Assignment: Repeat every record exactly as given.

= = =

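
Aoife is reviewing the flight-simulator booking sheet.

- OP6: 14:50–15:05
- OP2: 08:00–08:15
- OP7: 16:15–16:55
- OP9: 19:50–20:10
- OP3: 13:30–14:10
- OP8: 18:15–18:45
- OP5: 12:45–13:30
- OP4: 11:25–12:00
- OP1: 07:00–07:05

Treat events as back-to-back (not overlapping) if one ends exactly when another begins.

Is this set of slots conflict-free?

Yes

Two intervals overlap when each starts before the other ends.
Sorted by start: OP1, OP2, OP4, OP5, OP3, OP6, OP7, OP8, OP9.
OP2 starts after OP1 ends — done with OP1.
OP4 starts after OP2 ends — done with OP2.
OP5 starts after OP4 ends — done with OP4.
OP3 starts exactly when OP5 ends (back-to-back, no overlap) — done with OP5.
OP6 starts after OP3 ends — done with OP3.
OP7 starts after OP6 ends — done with OP6.
OP8 starts after OP7 ends — done with OP7.
OP9 starts after OP8 ends.
Every pair is clear; the schedule has no overlaps.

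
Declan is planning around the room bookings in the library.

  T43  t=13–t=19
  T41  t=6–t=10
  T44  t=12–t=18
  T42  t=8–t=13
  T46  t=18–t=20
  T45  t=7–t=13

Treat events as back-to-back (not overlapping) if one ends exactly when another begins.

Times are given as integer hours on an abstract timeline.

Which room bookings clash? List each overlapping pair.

Check each pair: they overlap iff neither finishes before the other starts.
Sorted by start: T41, T45, T42, T44, T43, T46.
T45 starts before T41 ends → T41 and T45 overlap.
T42 starts before T41 ends → T41 and T42 overlap.
T44 starts after T41 ends, so T41 has no further overlaps.
T42 starts before T45 ends → T45 and T42 overlap.
T44 starts before T45 ends → T45 and T44 overlap.
T43 starts exactly when T45 ends (back-to-back, no overlap), so T45 has no further overlaps.
T44 starts before T42 ends → T42 and T44 overlap.
T43 starts exactly when T42 ends (back-to-back, no overlap), so T42 has no further overlaps.
T43 starts before T44 ends → T44 and T43 overlap.
T46 starts exactly when T44 ends (back-to-back, no overlap).
T46 starts before T43 ends → T43 and T46 overlap.

T41 & T42, T41 & T45, T42 & T44, T42 & T45, T43 & T44, T43 & T46, T44 & T45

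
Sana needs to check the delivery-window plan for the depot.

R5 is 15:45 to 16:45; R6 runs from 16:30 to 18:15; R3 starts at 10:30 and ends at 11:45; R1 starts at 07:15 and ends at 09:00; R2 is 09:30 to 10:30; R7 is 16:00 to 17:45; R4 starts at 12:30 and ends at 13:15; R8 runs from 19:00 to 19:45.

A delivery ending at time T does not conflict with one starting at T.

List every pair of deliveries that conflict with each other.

R5 & R6, R5 & R7, R6 & R7

Sorted by start: R1, R2, R3, R4, R5, R7, R6, R8.
R2 starts after R1 ends, so R1 has no further overlaps.
R3 starts exactly when R2 ends (back-to-back, no overlap), so R2 has no further overlaps.
R4 starts after R3 ends, so R3 has no further overlaps.
R5 starts after R4 ends, so R4 has no further overlaps.
R7 starts before R5 ends → R5 and R7 overlap.
R6 starts before R5 ends → R5 and R6 overlap.
R8 starts after R5 ends.
R6 starts before R7 ends → R7 and R6 overlap.
R8 starts after R7 ends.
R8 starts after R6 ends.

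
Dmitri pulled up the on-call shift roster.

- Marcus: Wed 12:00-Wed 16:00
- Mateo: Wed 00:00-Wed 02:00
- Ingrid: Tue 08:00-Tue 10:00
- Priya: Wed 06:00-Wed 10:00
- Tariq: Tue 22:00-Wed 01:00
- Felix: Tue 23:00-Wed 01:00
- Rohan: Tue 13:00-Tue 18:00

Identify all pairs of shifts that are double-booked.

Felix & Mateo, Felix & Tariq, Mateo & Tariq

Sorted by start: Ingrid, Rohan, Tariq, Felix, Mateo, Priya, Marcus.
Rohan starts after Ingrid ends, so nothing later overlaps Ingrid either.
Tariq starts after Rohan ends, so nothing later overlaps Rohan either.
Felix starts before Tariq ends → Tariq and Felix overlap.
Mateo starts before Tariq ends → Tariq and Mateo overlap.
Priya starts after Tariq ends, so nothing later overlaps Tariq either.
Mateo starts before Felix ends → Felix and Mateo overlap.
Priya starts after Felix ends, so nothing later overlaps Felix either.
Priya starts after Mateo ends, so nothing later overlaps Mateo either.
Marcus starts after Priya ends.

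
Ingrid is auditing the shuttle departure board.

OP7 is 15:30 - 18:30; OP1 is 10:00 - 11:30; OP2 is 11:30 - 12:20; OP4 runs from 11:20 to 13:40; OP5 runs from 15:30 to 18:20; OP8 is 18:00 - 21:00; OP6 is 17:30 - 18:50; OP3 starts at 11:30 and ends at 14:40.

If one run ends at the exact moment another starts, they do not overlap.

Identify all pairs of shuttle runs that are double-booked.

OP1 & OP4, OP2 & OP3, OP2 & OP4, OP3 & OP4, OP5 & OP6, OP5 & OP7, OP5 & OP8, OP6 & OP7, OP6 & OP8, OP7 & OP8

Check each pair: they overlap iff neither finishes before the other starts.
Sorted by start: OP1, OP4, OP2, OP3, OP5, OP7, OP6, OP8.
OP4 starts before OP1 ends → OP1 and OP4 overlap.
OP2 starts exactly when OP1 ends (back-to-back, no overlap); OP1 is clear from here.
OP2 starts before OP4 ends → OP4 and OP2 overlap.
OP3 starts before OP4 ends → OP4 and OP3 overlap.
OP5 starts after OP4 ends; OP4 is clear from here.
OP3 starts before OP2 ends → OP2 and OP3 overlap.
OP5 starts after OP2 ends; OP2 is clear from here.
OP5 starts after OP3 ends; OP3 is clear from here.
OP7 starts before OP5 ends → OP5 and OP7 overlap.
OP6 starts before OP5 ends → OP5 and OP6 overlap.
OP8 starts before OP5 ends → OP5 and OP8 overlap.
OP6 starts before OP7 ends → OP7 and OP6 overlap.
OP8 starts before OP7 ends → OP7 and OP8 overlap.
OP8 starts before OP6 ends → OP6 and OP8 overlap.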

= = =

Final answer:
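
Aoife is reviewing the flight-simulator booking sheet.

- OP6: 14:50–15:05
- OP2: 08:00–08:15
- OP7: 16:15–16:55
- OP9: 19:50–20:10
- OP3: 13:30–14:10
- OP8: 18:15–18:45
- OP5: 12:45–13:30
- OP4: 11:25–12:00
- OP1: 07:00–07:05

Treat events as back-to-back (not overlapping) if one ends exactly when another begins.

Is this set of slots conflict-free?

Yes

Two intervals overlap when each starts before the other ends.
Sorted by start: OP1, OP2, OP4, OP5, OP3, OP6, OP7, OP8, OP9.
OP2 starts after OP1 ends — done with OP1.
OP4 starts after OP2 ends — done with OP2.
OP5 starts after OP4 ends — done with OP4.
OP3 starts exactly when OP5 ends (back-to-back, no overlap) — done with OP5.
OP6 starts after OP3 ends — done with OP3.
OP7 starts after OP6 ends — done with OP6.
OP8 starts after OP7 ends — done with OP7.
OP9 starts after OP8 ends.
Every pair is clear; the schedule has no overlaps.

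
Declan is planning around the room bookings in the library.

  T43  t=13–t=19
  T41  t=6–t=10
  T44  t=12–t=18
  T42  t=8–t=13
  T46  t=18–t=20
  T45  t=7–t=13

Treat events as back-to-back (not overlapping) if one ends exactly when another begins.

Times are given as integer hours on an abstract timeline.

Which room bookings clash? List each overlapping pair.

Check each pair: they overlap iff neither finishes before the other starts.
Sorted by start: T41, T45, T42, T44, T43, T46.
T45 starts before T41 ends → T41 and T45 overlap.
T42 starts before T41 ends → T41 and T42 overlap.
T44 starts after T41 ends, so T41 has no further overlaps.
T42 starts before T45 ends → T45 and T42 overlap.
T44 starts before T45 ends → T45 and T44 overlap.
T43 starts exactly when T45 ends (back-to-back, no overlap), so T45 has no further overlaps.
T44 starts before T42 ends → T42 and T44 overlap.
T43 starts exactly when T42 ends (back-to-back, no overlap), so T42 has no further overlaps.
T43 starts before T44 ends → T44 and T43 overlap.
T46 starts exactly when T44 ends (back-to-back, no overlap).
T46 starts before T43 ends → T43 and T46 overlap.

T41 & T42, T41 & T45, T42 & T44, T42 & T45, T43 & T44, T43 & T46, T44 & T45

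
Sana needs to check the delivery-window plan for the depot.

R5 is 15:45 to 16:45; R6 runs from 16:30 to 18:15; R3 starts at 10:30 and ends at 11:45; R1 starts at 07:15 and ends at 09:00; R2 is 09:30 to 10:30; R7 is 16:00 to 17:45; R4 starts at 12:30 and ends at 13:15; R8 runs from 19:00 to 19:45.

A delivery ending at time T does not conflict with one starting at T.

List every pair of deliveries that conflict with each other.

R5 & R6, R5 & R7, R6 & R7

Sorted by start: R1, R2, R3, R4, R5, R7, R6, R8.
R2 starts after R1 ends, so R1 has no further overlaps.
R3 starts exactly when R2 ends (back-to-back, no overlap), so R2 has no further overlaps.
R4 starts after R3 ends, so R3 has no further overlaps.
R5 starts after R4 ends, so R4 has no further overlaps.
R7 starts before R5 ends → R5 and R7 overlap.
R6 starts before R5 ends → R5 and R6 overlap.
R8 starts after R5 ends.
R6 starts before R7 ends → R7 and R6 overlap.
R8 starts after R7 ends.
R8 starts after R6 ends.

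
Dmitri pulled up the on-call shift roster.

- Marcus: Wed 12:00-Wed 16:00
- Mateo: Wed 00:00-Wed 02:00
- Ingrid: Tue 08:00-Tue 10:00
- Priya: Wed 06:00-Wed 10:00
- Tariq: Tue 22:00-Wed 01:00
- Felix: Tue 23:00-Wed 01:00
- Rohan: Tue 13:00-Tue 18:00

Identify all pairs of shifts that are double-booked.

Felix & Mateo, Felix & Tariq, Mateo & Tariq

Sorted by start: Ingrid, Rohan, Tariq, Felix, Mateo, Priya, Marcus.
Rohan starts after Ingrid ends, so nothing later overlaps Ingrid either.
Tariq starts after Rohan ends, so nothing later overlaps Rohan either.
Felix starts before Tariq ends → Tariq and Felix overlap.
Mateo starts before Tariq ends → Tariq and Mateo overlap.
Priya starts after Tariq ends, so nothing later overlaps Tariq either.
Mateo starts before Felix ends → Felix and Mateo overlap.
Priya starts after Felix ends, so nothing later overlaps Felix either.
Priya starts after Mateo ends, so nothing later overlaps Mateo either.
Marcus starts after Priya ends.

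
Ingrid is auditing the shuttle departure board.

OP7 is 15:30 - 18:30; OP1 is 10:00 - 11:30; OP2 is 11:30 - 12:20; OP4 runs from 11:20 to 13:40; OP5 runs from 15:30 to 18:20; OP8 is 18:00 - 21:00; OP6 is 17:30 - 18:50; OP3 starts at 11:30 and ends at 14:40.

If one run ends at the exact moment another starts, they do not overlap.

Identify all pairs of shuttle runs that are double-booked.

OP1 & OP4, OP2 & OP3, OP2 & OP4, OP3 & OP4, OP5 & OP6, OP5 & OP7, OP5 & OP8, OP6 & OP7, OP6 & OP8, OP7 & OP8

Check each pair: they overlap iff neither finishes before the other starts.
Sorted by start: OP1, OP4, OP2, OP3, OP5, OP7, OP6, OP8.
OP4 starts before OP1 ends → OP1 and OP4 overlap.
OP2 starts exactly when OP1 ends (back-to-back, no overlap); OP1 is clear from here.
OP2 starts before OP4 ends → OP4 and OP2 overlap.
OP3 starts before OP4 ends → OP4 and OP3 overlap.
OP5 starts after OP4 ends; OP4 is clear from here.
OP3 starts before OP2 ends → OP2 and OP3 overlap.
OP5 starts after OP2 ends; OP2 is clear from here.
OP5 starts after OP3 ends; OP3 is clear from here.
OP7 starts before OP5 ends → OP5 and OP7 overlap.
OP6 starts before OP5 ends → OP5 and OP6 overlap.
OP8 starts before OP5 ends → OP5 and OP8 overlap.
OP6 starts before OP7 ends → OP7 and OP6 overlap.
OP8 starts before OP7 ends → OP7 and OP8 overlap.
OP8 starts before OP6 ends → OP6 and OP8 overlap.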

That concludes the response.